Collected data entries:
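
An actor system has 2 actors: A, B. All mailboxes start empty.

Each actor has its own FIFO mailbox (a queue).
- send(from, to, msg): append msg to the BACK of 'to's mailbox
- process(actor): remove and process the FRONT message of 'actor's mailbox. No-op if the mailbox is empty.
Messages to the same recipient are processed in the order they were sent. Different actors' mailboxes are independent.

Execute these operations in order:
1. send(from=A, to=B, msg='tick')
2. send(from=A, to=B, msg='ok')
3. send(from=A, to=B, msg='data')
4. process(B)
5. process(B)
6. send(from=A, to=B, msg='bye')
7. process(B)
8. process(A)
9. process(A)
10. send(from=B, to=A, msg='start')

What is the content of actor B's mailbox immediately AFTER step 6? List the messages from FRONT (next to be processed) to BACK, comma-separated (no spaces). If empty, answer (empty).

After 1 (send(from=A, to=B, msg='tick')): A:[] B:[tick]
After 2 (send(from=A, to=B, msg='ok')): A:[] B:[tick,ok]
After 3 (send(from=A, to=B, msg='data')): A:[] B:[tick,ok,data]
After 4 (process(B)): A:[] B:[ok,data]
After 5 (process(B)): A:[] B:[data]
After 6 (send(from=A, to=B, msg='bye')): A:[] B:[data,bye]

data,bye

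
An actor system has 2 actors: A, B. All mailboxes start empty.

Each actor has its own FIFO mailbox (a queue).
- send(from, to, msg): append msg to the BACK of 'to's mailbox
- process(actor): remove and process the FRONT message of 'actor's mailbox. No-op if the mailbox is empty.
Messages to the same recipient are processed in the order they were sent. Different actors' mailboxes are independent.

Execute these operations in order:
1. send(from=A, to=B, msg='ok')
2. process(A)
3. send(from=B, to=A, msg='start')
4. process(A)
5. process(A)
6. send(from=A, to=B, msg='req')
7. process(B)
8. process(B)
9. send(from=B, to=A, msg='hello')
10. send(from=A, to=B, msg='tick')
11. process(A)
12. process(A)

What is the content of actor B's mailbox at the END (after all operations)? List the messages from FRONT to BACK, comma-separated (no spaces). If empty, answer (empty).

Answer: tick

Derivation:
After 1 (send(from=A, to=B, msg='ok')): A:[] B:[ok]
After 2 (process(A)): A:[] B:[ok]
After 3 (send(from=B, to=A, msg='start')): A:[start] B:[ok]
After 4 (process(A)): A:[] B:[ok]
After 5 (process(A)): A:[] B:[ok]
After 6 (send(from=A, to=B, msg='req')): A:[] B:[ok,req]
After 7 (process(B)): A:[] B:[req]
After 8 (process(B)): A:[] B:[]
After 9 (send(from=B, to=A, msg='hello')): A:[hello] B:[]
After 10 (send(from=A, to=B, msg='tick')): A:[hello] B:[tick]
After 11 (process(A)): A:[] B:[tick]
After 12 (process(A)): A:[] B:[tick]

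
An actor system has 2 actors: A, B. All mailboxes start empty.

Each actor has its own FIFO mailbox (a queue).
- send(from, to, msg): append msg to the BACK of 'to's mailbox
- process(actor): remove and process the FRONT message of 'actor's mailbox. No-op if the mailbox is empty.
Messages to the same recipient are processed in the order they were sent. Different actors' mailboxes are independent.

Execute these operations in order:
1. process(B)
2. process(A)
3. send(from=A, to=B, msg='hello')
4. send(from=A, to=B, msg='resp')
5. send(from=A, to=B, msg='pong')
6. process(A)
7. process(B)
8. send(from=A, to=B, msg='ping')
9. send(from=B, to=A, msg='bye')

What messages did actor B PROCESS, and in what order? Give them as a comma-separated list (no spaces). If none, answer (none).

After 1 (process(B)): A:[] B:[]
After 2 (process(A)): A:[] B:[]
After 3 (send(from=A, to=B, msg='hello')): A:[] B:[hello]
After 4 (send(from=A, to=B, msg='resp')): A:[] B:[hello,resp]
After 5 (send(from=A, to=B, msg='pong')): A:[] B:[hello,resp,pong]
After 6 (process(A)): A:[] B:[hello,resp,pong]
After 7 (process(B)): A:[] B:[resp,pong]
After 8 (send(from=A, to=B, msg='ping')): A:[] B:[resp,pong,ping]
After 9 (send(from=B, to=A, msg='bye')): A:[bye] B:[resp,pong,ping]

Answer: hello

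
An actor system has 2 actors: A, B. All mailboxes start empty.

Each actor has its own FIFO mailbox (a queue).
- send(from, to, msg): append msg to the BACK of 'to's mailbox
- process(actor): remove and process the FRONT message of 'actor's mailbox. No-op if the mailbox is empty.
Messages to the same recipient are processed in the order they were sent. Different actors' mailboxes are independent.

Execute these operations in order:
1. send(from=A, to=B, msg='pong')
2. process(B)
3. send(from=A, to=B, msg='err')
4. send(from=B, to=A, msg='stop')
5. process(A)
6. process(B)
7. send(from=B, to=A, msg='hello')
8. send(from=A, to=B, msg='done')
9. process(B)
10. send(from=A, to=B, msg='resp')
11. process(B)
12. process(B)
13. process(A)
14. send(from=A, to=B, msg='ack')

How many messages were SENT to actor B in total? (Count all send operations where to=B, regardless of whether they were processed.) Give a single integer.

After 1 (send(from=A, to=B, msg='pong')): A:[] B:[pong]
After 2 (process(B)): A:[] B:[]
After 3 (send(from=A, to=B, msg='err')): A:[] B:[err]
After 4 (send(from=B, to=A, msg='stop')): A:[stop] B:[err]
After 5 (process(A)): A:[] B:[err]
After 6 (process(B)): A:[] B:[]
After 7 (send(from=B, to=A, msg='hello')): A:[hello] B:[]
After 8 (send(from=A, to=B, msg='done')): A:[hello] B:[done]
After 9 (process(B)): A:[hello] B:[]
After 10 (send(from=A, to=B, msg='resp')): A:[hello] B:[resp]
After 11 (process(B)): A:[hello] B:[]
After 12 (process(B)): A:[hello] B:[]
After 13 (process(A)): A:[] B:[]
After 14 (send(from=A, to=B, msg='ack')): A:[] B:[ack]

Answer: 5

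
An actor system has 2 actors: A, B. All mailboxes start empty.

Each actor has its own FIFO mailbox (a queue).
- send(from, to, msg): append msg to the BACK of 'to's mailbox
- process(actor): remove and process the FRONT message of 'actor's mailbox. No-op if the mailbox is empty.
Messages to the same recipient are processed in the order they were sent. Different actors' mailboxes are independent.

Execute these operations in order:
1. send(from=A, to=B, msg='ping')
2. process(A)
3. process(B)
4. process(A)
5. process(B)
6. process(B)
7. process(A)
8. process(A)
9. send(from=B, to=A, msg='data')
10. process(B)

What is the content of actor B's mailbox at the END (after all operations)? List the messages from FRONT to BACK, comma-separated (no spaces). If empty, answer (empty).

After 1 (send(from=A, to=B, msg='ping')): A:[] B:[ping]
After 2 (process(A)): A:[] B:[ping]
After 3 (process(B)): A:[] B:[]
After 4 (process(A)): A:[] B:[]
After 5 (process(B)): A:[] B:[]
After 6 (process(B)): A:[] B:[]
After 7 (process(A)): A:[] B:[]
After 8 (process(A)): A:[] B:[]
After 9 (send(from=B, to=A, msg='data')): A:[data] B:[]
After 10 (process(B)): A:[data] B:[]

Answer: (empty)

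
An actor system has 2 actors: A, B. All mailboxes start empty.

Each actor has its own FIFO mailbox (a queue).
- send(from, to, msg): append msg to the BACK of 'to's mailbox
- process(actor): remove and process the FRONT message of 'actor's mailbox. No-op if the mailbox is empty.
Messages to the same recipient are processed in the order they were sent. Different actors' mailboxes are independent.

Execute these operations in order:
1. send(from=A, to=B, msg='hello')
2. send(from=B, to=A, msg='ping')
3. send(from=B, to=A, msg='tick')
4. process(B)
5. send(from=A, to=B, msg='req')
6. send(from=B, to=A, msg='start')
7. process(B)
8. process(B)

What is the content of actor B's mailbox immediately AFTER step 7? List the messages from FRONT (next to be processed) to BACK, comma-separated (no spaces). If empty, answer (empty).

After 1 (send(from=A, to=B, msg='hello')): A:[] B:[hello]
After 2 (send(from=B, to=A, msg='ping')): A:[ping] B:[hello]
After 3 (send(from=B, to=A, msg='tick')): A:[ping,tick] B:[hello]
After 4 (process(B)): A:[ping,tick] B:[]
After 5 (send(from=A, to=B, msg='req')): A:[ping,tick] B:[req]
After 6 (send(from=B, to=A, msg='start')): A:[ping,tick,start] B:[req]
After 7 (process(B)): A:[ping,tick,start] B:[]

(empty)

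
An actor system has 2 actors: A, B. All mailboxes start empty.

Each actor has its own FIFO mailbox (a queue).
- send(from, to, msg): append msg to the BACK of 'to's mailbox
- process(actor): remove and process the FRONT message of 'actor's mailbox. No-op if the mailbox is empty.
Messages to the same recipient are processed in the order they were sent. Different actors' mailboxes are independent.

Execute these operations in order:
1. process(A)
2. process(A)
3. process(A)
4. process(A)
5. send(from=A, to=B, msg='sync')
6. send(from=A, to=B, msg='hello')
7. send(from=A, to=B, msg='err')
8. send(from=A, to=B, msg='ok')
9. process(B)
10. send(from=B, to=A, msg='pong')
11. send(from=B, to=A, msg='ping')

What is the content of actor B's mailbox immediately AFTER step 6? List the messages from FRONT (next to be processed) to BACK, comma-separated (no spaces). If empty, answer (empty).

After 1 (process(A)): A:[] B:[]
After 2 (process(A)): A:[] B:[]
After 3 (process(A)): A:[] B:[]
After 4 (process(A)): A:[] B:[]
After 5 (send(from=A, to=B, msg='sync')): A:[] B:[sync]
After 6 (send(from=A, to=B, msg='hello')): A:[] B:[sync,hello]

sync,hello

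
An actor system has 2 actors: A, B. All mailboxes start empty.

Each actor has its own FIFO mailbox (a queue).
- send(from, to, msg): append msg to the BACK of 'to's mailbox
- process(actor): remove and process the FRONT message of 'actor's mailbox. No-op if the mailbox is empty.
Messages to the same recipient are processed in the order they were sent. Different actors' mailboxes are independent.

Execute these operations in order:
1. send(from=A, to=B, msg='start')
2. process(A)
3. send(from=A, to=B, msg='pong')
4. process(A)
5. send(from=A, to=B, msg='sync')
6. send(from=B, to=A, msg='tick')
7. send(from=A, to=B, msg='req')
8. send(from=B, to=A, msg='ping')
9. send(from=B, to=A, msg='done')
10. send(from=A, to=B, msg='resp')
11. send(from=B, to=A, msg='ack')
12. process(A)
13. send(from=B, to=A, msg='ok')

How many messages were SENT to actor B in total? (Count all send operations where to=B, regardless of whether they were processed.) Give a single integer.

After 1 (send(from=A, to=B, msg='start')): A:[] B:[start]
After 2 (process(A)): A:[] B:[start]
After 3 (send(from=A, to=B, msg='pong')): A:[] B:[start,pong]
After 4 (process(A)): A:[] B:[start,pong]
After 5 (send(from=A, to=B, msg='sync')): A:[] B:[start,pong,sync]
After 6 (send(from=B, to=A, msg='tick')): A:[tick] B:[start,pong,sync]
After 7 (send(from=A, to=B, msg='req')): A:[tick] B:[start,pong,sync,req]
After 8 (send(from=B, to=A, msg='ping')): A:[tick,ping] B:[start,pong,sync,req]
After 9 (send(from=B, to=A, msg='done')): A:[tick,ping,done] B:[start,pong,sync,req]
After 10 (send(from=A, to=B, msg='resp')): A:[tick,ping,done] B:[start,pong,sync,req,resp]
After 11 (send(from=B, to=A, msg='ack')): A:[tick,ping,done,ack] B:[start,pong,sync,req,resp]
After 12 (process(A)): A:[ping,done,ack] B:[start,pong,sync,req,resp]
After 13 (send(from=B, to=A, msg='ok')): A:[ping,done,ack,ok] B:[start,pong,sync,req,resp]

Answer: 5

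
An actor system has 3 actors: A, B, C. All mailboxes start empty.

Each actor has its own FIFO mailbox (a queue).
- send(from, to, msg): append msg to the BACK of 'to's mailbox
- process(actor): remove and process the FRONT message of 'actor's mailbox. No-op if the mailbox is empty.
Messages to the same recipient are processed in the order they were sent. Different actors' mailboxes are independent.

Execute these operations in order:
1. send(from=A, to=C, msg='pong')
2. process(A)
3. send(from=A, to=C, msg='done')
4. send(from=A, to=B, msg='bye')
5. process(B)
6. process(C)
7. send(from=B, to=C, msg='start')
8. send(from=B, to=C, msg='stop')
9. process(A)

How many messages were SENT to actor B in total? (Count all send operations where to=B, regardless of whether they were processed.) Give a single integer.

After 1 (send(from=A, to=C, msg='pong')): A:[] B:[] C:[pong]
After 2 (process(A)): A:[] B:[] C:[pong]
After 3 (send(from=A, to=C, msg='done')): A:[] B:[] C:[pong,done]
After 4 (send(from=A, to=B, msg='bye')): A:[] B:[bye] C:[pong,done]
After 5 (process(B)): A:[] B:[] C:[pong,done]
After 6 (process(C)): A:[] B:[] C:[done]
After 7 (send(from=B, to=C, msg='start')): A:[] B:[] C:[done,start]
After 8 (send(from=B, to=C, msg='stop')): A:[] B:[] C:[done,start,stop]
After 9 (process(A)): A:[] B:[] C:[done,start,stop]

Answer: 1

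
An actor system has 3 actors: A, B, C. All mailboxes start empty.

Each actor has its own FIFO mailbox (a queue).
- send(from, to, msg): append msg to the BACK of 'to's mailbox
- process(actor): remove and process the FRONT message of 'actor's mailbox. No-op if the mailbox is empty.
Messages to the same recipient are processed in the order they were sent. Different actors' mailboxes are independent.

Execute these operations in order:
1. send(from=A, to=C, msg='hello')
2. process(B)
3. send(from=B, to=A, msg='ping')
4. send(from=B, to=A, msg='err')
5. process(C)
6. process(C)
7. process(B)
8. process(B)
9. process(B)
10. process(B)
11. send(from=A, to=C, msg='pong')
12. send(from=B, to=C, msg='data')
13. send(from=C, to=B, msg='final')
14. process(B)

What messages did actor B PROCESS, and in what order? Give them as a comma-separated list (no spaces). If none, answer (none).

Answer: final

Derivation:
After 1 (send(from=A, to=C, msg='hello')): A:[] B:[] C:[hello]
After 2 (process(B)): A:[] B:[] C:[hello]
After 3 (send(from=B, to=A, msg='ping')): A:[ping] B:[] C:[hello]
After 4 (send(from=B, to=A, msg='err')): A:[ping,err] B:[] C:[hello]
After 5 (process(C)): A:[ping,err] B:[] C:[]
After 6 (process(C)): A:[ping,err] B:[] C:[]
After 7 (process(B)): A:[ping,err] B:[] C:[]
After 8 (process(B)): A:[ping,err] B:[] C:[]
After 9 (process(B)): A:[ping,err] B:[] C:[]
After 10 (process(B)): A:[ping,err] B:[] C:[]
After 11 (send(from=A, to=C, msg='pong')): A:[ping,err] B:[] C:[pong]
After 12 (send(from=B, to=C, msg='data')): A:[ping,err] B:[] C:[pong,data]
After 13 (send(from=C, to=B, msg='final')): A:[ping,err] B:[final] C:[pong,data]
After 14 (process(B)): A:[ping,err] B:[] C:[pong,data]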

TASK PROMPT
In the answer, give the lines from the first line of the data through the line with "10. send(from=B, to=A, msg='start')", exactly as they appear and with no additions.

TASK RESPONSE
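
An actor system has 2 actors: A, B. All mailboxes start empty.

Each actor has its own FIFO mailbox (a queue).
- send(from, to, msg): append msg to the BACK of 'to's mailbox
- process(actor): remove and process the FRONT message of 'actor's mailbox. No-op if the mailbox is empty.
Messages to the same recipient are processed in the order they were sent. Different actors' mailboxes are independent.

Execute these operations in order:
1. send(from=A, to=B, msg='tick')
2. send(from=A, to=B, msg='ok')
3. send(from=A, to=B, msg='data')
4. process(B)
5. process(B)
6. send(from=A, to=B, msg='bye')
7. process(B)
8. process(A)
9. process(A)
10. send(from=B, to=A, msg='start')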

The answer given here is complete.